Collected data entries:

━━━━━━━━━━━━━━━━

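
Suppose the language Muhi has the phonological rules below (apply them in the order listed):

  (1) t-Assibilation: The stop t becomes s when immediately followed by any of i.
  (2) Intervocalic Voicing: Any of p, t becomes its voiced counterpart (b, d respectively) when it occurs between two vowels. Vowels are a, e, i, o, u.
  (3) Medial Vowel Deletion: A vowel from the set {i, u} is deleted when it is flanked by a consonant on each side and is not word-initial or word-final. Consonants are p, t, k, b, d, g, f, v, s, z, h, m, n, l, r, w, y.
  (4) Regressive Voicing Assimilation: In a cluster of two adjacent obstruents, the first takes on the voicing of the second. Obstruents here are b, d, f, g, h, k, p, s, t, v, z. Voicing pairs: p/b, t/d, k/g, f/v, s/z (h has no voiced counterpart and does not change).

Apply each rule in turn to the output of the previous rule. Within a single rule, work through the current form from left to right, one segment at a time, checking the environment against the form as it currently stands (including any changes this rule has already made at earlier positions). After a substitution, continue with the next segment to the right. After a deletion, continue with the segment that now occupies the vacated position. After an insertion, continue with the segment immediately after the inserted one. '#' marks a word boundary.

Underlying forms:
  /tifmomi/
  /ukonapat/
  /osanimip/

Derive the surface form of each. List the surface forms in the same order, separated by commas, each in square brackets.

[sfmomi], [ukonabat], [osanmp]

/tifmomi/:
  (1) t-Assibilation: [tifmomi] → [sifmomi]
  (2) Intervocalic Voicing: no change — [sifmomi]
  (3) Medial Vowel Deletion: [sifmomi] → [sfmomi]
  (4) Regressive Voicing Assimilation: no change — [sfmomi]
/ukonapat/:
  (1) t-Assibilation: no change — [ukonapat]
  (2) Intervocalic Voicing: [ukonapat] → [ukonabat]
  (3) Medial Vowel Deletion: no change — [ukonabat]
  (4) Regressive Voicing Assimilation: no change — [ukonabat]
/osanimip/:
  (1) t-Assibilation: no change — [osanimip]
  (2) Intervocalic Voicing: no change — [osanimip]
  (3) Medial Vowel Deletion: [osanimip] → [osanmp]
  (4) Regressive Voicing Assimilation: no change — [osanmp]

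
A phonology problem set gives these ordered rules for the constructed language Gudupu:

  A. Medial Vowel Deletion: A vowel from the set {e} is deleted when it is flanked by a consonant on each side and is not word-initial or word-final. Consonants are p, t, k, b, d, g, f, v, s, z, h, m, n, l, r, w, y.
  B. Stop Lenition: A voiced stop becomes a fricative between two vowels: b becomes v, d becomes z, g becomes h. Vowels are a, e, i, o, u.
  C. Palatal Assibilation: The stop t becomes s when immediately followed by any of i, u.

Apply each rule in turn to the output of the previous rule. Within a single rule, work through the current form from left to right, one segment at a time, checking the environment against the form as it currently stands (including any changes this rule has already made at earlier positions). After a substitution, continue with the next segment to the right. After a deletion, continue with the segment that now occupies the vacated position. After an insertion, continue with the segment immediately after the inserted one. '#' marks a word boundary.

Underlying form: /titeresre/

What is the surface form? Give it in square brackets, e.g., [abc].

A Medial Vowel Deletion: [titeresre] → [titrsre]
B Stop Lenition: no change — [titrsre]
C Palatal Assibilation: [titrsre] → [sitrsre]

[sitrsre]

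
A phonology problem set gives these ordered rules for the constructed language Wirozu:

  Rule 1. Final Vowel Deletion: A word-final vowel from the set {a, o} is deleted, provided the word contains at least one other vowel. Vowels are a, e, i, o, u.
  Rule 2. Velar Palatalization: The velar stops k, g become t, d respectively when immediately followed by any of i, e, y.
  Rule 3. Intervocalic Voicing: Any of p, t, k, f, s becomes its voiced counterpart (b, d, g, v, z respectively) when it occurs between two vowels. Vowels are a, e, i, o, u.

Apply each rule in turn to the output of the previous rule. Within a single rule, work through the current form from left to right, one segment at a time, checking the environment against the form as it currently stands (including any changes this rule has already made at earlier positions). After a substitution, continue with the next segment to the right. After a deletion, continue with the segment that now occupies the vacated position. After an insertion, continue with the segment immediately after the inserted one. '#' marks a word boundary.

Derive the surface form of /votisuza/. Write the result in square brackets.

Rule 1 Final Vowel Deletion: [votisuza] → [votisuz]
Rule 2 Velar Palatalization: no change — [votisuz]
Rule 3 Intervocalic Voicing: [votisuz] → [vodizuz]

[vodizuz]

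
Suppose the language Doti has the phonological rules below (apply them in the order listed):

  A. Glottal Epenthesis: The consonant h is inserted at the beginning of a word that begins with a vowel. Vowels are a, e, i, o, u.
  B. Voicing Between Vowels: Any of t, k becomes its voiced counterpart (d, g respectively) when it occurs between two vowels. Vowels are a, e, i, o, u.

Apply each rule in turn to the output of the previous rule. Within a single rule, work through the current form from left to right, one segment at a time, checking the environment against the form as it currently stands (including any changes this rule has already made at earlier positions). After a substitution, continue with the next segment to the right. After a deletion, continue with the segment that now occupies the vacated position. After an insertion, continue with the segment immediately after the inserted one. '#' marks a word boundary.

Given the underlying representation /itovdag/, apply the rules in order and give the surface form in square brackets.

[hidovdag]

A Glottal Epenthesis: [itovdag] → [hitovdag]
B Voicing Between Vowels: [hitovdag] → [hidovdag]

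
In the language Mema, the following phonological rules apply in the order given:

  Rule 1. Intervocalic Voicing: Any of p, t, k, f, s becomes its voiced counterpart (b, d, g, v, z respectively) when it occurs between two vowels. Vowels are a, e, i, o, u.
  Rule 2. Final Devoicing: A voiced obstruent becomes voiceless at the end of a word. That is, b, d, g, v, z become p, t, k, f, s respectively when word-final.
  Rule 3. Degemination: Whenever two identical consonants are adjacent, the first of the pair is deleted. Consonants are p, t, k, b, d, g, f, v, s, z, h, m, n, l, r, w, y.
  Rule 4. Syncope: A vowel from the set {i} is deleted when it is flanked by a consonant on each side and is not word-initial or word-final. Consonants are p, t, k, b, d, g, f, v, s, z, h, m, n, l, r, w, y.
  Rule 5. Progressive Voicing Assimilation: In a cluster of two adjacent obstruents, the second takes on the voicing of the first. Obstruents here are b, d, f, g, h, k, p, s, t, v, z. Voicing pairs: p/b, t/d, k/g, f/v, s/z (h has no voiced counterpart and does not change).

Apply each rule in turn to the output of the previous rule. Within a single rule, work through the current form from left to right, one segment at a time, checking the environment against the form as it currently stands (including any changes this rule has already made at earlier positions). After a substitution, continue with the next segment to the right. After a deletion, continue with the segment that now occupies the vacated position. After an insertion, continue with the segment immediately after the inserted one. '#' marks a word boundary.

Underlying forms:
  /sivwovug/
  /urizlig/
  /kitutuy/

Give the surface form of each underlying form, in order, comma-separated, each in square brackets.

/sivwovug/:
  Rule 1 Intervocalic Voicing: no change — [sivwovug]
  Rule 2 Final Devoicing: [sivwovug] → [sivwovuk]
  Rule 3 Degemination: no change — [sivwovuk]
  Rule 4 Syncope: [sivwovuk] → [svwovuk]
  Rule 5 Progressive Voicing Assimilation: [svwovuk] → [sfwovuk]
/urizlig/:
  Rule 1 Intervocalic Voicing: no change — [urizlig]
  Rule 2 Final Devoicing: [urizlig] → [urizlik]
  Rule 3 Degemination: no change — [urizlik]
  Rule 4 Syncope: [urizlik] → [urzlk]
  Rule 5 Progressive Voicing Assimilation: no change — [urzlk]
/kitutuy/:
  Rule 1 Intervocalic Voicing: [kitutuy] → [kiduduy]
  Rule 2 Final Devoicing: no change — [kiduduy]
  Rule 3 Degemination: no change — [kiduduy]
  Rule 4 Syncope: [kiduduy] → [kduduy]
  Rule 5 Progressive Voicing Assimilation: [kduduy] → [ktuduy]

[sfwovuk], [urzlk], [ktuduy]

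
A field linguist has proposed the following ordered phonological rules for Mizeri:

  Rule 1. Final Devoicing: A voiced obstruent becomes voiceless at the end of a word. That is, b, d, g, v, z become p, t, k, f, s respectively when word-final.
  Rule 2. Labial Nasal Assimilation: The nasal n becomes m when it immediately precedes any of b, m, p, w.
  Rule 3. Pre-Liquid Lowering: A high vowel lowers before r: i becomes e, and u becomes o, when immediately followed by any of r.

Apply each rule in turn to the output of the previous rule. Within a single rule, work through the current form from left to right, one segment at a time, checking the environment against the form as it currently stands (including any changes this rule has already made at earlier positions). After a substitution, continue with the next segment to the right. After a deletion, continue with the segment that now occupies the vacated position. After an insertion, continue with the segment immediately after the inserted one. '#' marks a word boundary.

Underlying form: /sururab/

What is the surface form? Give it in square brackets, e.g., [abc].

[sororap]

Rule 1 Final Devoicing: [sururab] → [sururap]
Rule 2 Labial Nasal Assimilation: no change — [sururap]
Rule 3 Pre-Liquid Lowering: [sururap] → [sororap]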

━━━━━━━━━━━━━━━━

▸ PROBLEM DETAILS:
Transcribe the records above from the line holding "Rule 1. Final Devoicing: A" down to the line holding "Rule 3. Pre-Liquid", inclusive, without adding anything.

▸ COMPLETED TASK:
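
  Rule 1. Final Devoicing: A voiced obstruent becomes voiceless at the end of a word. That is, b, d, g, v, z become p, t, k, f, s respectively when word-final.
  Rule 2. Labial Nasal Assimilation: The nasal n becomes m when it immediately precedes any of b, m, p, w.
  Rule 3. Pre-Liquid Lowering: A high vowel lowers before r: i becomes e, and u becomes o, when immediately followed by any of r.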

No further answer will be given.